Stored data
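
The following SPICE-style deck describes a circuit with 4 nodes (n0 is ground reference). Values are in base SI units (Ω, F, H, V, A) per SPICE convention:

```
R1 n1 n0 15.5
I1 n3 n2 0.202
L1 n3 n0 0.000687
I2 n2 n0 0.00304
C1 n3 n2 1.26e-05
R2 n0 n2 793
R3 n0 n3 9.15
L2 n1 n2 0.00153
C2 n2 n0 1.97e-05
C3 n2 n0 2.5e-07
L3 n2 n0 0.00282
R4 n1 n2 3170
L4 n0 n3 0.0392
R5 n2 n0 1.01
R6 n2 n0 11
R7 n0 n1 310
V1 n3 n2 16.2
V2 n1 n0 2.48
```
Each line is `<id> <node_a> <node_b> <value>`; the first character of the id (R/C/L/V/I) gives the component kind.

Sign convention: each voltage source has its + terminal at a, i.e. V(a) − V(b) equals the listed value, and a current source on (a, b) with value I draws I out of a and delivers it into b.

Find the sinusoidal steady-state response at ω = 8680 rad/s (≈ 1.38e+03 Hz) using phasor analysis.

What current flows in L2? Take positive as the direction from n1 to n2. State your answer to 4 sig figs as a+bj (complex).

Apply KCL at each of the 3 non-ground nodes and solve the resulting linear system.
Node n1: branches {R1, L2, R4, R7, V2} → V_1 = 2.480+0.000j
Node n2: branches {I1, I2, C1, R2, L2, C2, C3, L3, R4, R5, R6, V1} → V_2 = -1.678+2.003j
Node n3: branches {I1, L1, C1, R3, L4, V1} → V_3 = 14.52+2.003j
Source currents: i(V1)=-2.131+0.4873j, i(V2)=-0.01852+0.3137j

-0.1508-0.3131j A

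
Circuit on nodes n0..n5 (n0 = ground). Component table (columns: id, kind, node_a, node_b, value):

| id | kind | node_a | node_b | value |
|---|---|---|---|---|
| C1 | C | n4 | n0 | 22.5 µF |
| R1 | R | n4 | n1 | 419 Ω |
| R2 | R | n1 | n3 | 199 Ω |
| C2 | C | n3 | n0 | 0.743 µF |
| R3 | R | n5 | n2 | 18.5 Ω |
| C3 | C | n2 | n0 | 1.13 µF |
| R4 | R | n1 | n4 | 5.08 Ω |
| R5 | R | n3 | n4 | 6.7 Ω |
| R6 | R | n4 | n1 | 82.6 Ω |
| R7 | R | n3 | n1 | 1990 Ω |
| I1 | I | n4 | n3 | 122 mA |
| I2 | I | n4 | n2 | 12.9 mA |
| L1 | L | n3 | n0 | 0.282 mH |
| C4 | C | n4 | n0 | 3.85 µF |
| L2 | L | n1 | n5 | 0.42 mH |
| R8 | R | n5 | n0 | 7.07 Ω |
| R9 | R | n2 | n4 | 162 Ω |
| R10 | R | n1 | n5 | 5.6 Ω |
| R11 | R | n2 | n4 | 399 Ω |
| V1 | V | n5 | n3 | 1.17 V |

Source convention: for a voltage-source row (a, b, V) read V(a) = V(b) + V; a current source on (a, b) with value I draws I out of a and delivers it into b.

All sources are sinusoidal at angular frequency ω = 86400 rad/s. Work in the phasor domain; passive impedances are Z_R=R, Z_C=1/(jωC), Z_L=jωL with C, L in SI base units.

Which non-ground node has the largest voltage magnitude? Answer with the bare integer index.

5

Element admittances at ω=86400 rad/s:
  Y(C1) = 0.000+1.944j S between n4,n0
  Y(R1) = 0.002387+0.000j S between n4,n1
  Y(R2) = 0.005025+0.000j S between n1,n3
  Y(C2) = 0.000+0.06420j S between n3,n0
  Y(R3) = 0.05405+0.000j S between n5,n2
  Y(C3) = 0.000+0.09763j S between n2,n0
  Y(R4) = 0.1969+0.000j S between n1,n4
  Y(R5) = 0.1493+0.000j S between n3,n4
  Y(R6) = 0.01211+0.000j S between n4,n1
  Y(R7) = 0.0005025+0.000j S between n3,n1
  I1: injects 0.122 A into n3 (from n4)
  I2: injects 0.0129 A into n2 (from n4)
  Y(L1) = 0.000-0.04104j S between n3,n0
  Y(C4) = 0.000+0.3326j S between n4,n0
  Y(L2) = 0.000-0.02756j S between n1,n5
  Y(R8) = 0.1414+0.000j S between n5,n0
  Y(R9) = 0.006173+0.000j S between n2,n4
  Y(R10) = 0.1786+0.000j S between n1,n5
  Y(R11) = 0.002506+0.000j S between n2,n4
  V1: constraint V(n5)−V(n3) = 1.17
Assemble and solve the 6×6 MNA system:
  V(n1)=0.3083+0.01623j  V(n2)=0.2513-0.3601j  V(n3)=-0.4654+0.02651j  V(n4)=-0.007690+0.05895j  V(n5)=0.7046+0.02651j
  i(V1)=-0.1952-0.01556j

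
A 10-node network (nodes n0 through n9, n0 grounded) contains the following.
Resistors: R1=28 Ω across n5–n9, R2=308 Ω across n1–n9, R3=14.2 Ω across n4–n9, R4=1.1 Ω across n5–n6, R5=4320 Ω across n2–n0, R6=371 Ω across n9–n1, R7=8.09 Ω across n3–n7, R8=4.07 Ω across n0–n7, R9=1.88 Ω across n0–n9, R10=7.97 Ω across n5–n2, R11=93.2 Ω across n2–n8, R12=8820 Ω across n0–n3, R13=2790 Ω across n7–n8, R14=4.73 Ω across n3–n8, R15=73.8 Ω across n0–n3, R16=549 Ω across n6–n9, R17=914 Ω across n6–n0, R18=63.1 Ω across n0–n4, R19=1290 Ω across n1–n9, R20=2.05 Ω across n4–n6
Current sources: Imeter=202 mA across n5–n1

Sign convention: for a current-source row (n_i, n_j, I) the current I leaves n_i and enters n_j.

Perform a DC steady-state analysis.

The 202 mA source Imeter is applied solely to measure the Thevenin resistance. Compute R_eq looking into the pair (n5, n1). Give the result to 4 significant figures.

Apply KCL at each of the 9 non-ground nodes and solve the resulting linear system.
Node n1: branches {R2, R6, R19, Imeter} → V_1 = 30.14
Node n2: branches {R5, R10, R11} → V_2 = -1.583
Node n3: branches {R7, R12, R14, R15} → V_3 = -0.1519
Node n4: branches {R3, R18, R20} → V_4 = -1.322
Node n5: branches {R1, R4, R10, Imeter} → V_5 = -1.702
Node n6: branches {R4, R16, R17, R20} → V_6 = -1.566
Node n7: branches {R7, R8, R13} → V_7 = -0.05102
Node n8: branches {R11, R13, R14} → V_8 = -0.2208
Node n9: branches {R1, R2, R3, R6, R9, R16, R19} → V_9 = 0.07076

R_eq = 157.6 Ω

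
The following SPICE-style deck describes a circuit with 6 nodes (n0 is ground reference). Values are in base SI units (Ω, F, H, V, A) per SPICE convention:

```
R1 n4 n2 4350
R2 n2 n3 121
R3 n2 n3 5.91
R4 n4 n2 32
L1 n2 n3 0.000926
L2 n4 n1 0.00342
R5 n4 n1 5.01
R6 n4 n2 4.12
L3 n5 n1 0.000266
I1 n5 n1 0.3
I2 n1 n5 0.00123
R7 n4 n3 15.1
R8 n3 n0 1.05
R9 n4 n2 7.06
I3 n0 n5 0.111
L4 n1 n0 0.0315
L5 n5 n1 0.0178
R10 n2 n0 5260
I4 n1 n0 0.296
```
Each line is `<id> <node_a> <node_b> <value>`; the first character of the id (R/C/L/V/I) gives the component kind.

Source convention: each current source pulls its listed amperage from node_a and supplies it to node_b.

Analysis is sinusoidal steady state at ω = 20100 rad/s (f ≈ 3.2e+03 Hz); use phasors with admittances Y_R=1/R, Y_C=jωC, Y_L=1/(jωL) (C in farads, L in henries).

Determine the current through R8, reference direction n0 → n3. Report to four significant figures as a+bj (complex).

0.1845+0.003206j A

Apply KCL at each of the 5 non-ground nodes and solve the resulting linear system.
Node n1: branches {L2, R5, L3, I1, I2, L4, L5, I4} → V_1 = -2.049-0.2302j
Node n2: branches {R1, R2, R3, R4, L1, R6, R9, R10} → V_2 = -0.8356-0.1621j
Node n3: branches {R2, R3, L1, R7, R8} → V_3 = -0.1937-0.003366j
Node n4: branches {R1, R4, L2, R5, R6, R7, R9} → V_4 = -1.130-0.1470j
Node n5: branches {L3, I1, I2, I3, L5} → V_5 = -2.049-1.219j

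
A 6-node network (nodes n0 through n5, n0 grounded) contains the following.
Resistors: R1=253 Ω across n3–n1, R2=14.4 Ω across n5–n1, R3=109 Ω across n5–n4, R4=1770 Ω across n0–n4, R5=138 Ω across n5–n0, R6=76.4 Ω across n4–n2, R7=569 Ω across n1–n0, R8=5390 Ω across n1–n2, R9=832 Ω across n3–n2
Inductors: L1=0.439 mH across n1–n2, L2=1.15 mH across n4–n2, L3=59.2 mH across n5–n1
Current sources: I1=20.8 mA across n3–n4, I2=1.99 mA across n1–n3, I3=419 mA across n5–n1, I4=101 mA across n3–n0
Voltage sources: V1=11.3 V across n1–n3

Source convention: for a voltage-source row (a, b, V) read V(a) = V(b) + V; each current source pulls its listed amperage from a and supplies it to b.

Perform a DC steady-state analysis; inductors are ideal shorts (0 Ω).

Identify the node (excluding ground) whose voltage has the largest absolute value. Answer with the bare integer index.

3

Element admittances at DC:
  Y(R1) = 0.003953 S between n3,n1
  Y(R2) = 0.06944 S between n5,n1
  L1: short n1↔n2 (DC inductor)
  L2: short n4↔n2 (DC inductor)
  I1: injects 0.0208 A into n4 (from n3)
  I2: injects 0.00199 A into n3 (from n1)
  Y(R3) = 0.009174 S between n5,n4
  Y(R4) = 0.0005650 S between n0,n4
  I3: injects 0.419 A into n1 (from n5)
  Y(R5) = 0.007246 S between n5,n0
  Y(R6) = 0.01309 S between n4,n2
  Y(R7) = 0.001757 S between n1,n0
  Y(R8) = 0.0001855 S between n1,n2
  L3: short n5↔n1 (DC inductor)
  Y(R9) = 0.001202 S between n3,n2
  I4: injects 0.101 A into n0 (from n3)
  V1: constraint V(n1)−V(n3) = 11.3
Assemble and solve the 9×9 MNA system:
  V(n1)=-10.56  V(n2)=-10.56  V(n3)=-21.86  V(n4)=-10.56  V(n5)=-10.56
  i(L1)=-0.01318  i(L2)=0.02676  i(L3)=-0.3425  i(V1)=0.06156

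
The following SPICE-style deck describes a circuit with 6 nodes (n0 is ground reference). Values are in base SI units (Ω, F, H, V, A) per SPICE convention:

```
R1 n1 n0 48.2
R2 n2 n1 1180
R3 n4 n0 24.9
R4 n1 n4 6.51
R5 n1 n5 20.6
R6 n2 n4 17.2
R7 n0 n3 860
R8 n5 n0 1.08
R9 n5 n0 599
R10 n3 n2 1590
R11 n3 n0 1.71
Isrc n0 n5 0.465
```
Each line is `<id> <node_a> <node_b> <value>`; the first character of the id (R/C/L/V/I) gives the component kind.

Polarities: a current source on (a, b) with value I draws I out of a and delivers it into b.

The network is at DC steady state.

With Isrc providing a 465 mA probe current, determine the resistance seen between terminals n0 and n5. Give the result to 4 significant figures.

R_eq = 1.049 Ω

Apply KCL at each of the 5 non-ground nodes and solve the resulting linear system.
Node n1: branches {R1, R2, R4, R5} → V_1 = 0.2332
Node n2: branches {R2, R6, R10} → V_2 = 0.1833
Node n3: branches {R7, R10, R11} → V_3 = 0.0001965
Node n4: branches {R3, R4, R6} → V_4 = 0.1845
Node n5: branches {R5, R8, R9, Isrc} → V_5 = 0.4880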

PROMPT:
If a line in the records has the word "supplies", copy that line.

RESPONSE FOR THIS EXERCISE:
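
Source convention: each current source pulls its listed amperage from node_a and supplies it to node_b.
Source convention: for a voltage-source row (a, b, V) read V(a) = V(b) + V; each current source pulls its listed amperage from a and supplies it to b.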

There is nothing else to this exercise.